◆ WHAT THE TASK REQUIRES
All the data must be output exactly as given.
========================================================================
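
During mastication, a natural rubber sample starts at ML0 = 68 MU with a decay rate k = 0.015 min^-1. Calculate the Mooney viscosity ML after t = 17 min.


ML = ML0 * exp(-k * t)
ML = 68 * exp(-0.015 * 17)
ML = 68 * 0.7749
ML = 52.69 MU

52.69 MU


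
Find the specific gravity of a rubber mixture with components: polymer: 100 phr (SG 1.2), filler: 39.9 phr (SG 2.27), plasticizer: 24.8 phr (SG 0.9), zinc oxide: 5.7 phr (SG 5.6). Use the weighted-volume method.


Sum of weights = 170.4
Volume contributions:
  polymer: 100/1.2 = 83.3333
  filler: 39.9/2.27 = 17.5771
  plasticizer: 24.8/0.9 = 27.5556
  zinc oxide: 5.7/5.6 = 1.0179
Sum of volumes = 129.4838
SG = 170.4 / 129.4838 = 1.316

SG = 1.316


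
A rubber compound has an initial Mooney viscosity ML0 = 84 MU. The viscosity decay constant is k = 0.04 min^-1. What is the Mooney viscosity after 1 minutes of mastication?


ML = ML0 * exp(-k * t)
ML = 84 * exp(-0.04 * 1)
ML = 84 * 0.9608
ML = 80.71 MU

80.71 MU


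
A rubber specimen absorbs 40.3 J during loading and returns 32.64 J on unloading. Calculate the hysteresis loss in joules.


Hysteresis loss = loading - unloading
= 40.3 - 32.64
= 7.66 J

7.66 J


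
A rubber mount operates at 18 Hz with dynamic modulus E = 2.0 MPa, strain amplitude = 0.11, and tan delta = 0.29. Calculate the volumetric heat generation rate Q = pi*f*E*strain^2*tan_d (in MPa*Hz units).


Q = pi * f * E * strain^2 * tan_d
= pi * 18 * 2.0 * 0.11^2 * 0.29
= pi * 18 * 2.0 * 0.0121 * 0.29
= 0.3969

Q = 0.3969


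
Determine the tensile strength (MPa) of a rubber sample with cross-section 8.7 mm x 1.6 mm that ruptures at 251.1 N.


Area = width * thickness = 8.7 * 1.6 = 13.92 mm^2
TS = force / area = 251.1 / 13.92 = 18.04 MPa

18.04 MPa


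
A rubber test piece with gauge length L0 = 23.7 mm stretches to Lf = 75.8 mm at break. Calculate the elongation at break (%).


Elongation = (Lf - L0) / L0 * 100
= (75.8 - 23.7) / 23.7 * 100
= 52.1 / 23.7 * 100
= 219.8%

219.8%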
========================================================================
◆ SOLUTION FOR THIS TASK
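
During mastication, a natural rubber sample starts at ML0 = 68 MU with a decay rate k = 0.015 min^-1. Calculate the Mooney viscosity ML after t = 17 min.


ML = ML0 * exp(-k * t)
ML = 68 * exp(-0.015 * 17)
ML = 68 * 0.7749
ML = 52.69 MU

52.69 MU


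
Find the specific gravity of a rubber mixture with components: polymer: 100 phr (SG 1.2), filler: 39.9 phr (SG 2.27), plasticizer: 24.8 phr (SG 0.9), zinc oxide: 5.7 phr (SG 5.6). Use the weighted-volume method.


Sum of weights = 170.4
Volume contributions:
  polymer: 100/1.2 = 83.3333
  filler: 39.9/2.27 = 17.5771
  plasticizer: 24.8/0.9 = 27.5556
  zinc oxide: 5.7/5.6 = 1.0179
Sum of volumes = 129.4838
SG = 170.4 / 129.4838 = 1.316

SG = 1.316


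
A rubber compound has an initial Mooney viscosity ML0 = 84 MU. The viscosity decay constant is k = 0.04 min^-1. What is the Mooney viscosity after 1 minutes of mastication?


ML = ML0 * exp(-k * t)
ML = 84 * exp(-0.04 * 1)
ML = 84 * 0.9608
ML = 80.71 MU

80.71 MU


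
A rubber specimen absorbs 40.3 J during loading and returns 32.64 J on unloading. Calculate the hysteresis loss in joules.


Hysteresis loss = loading - unloading
= 40.3 - 32.64
= 7.66 J

7.66 J


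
A rubber mount operates at 18 Hz with dynamic modulus E = 2.0 MPa, strain amplitude = 0.11, and tan delta = 0.29. Calculate the volumetric heat generation rate Q = pi*f*E*strain^2*tan_d (in MPa*Hz units).


Q = pi * f * E * strain^2 * tan_d
= pi * 18 * 2.0 * 0.11^2 * 0.29
= pi * 18 * 2.0 * 0.0121 * 0.29
= 0.3969

Q = 0.3969


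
Determine the tensile strength (MPa) of a rubber sample with cross-section 8.7 mm x 1.6 mm that ruptures at 251.1 N.


Area = width * thickness = 8.7 * 1.6 = 13.92 mm^2
TS = force / area = 251.1 / 13.92 = 18.04 MPa

18.04 MPa


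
A rubber test piece with gauge length L0 = 23.7 mm stretches to Lf = 75.8 mm at break. Calculate the elongation at break (%).


Elongation = (Lf - L0) / L0 * 100
= (75.8 - 23.7) / 23.7 * 100
= 52.1 / 23.7 * 100
= 219.8%

219.8%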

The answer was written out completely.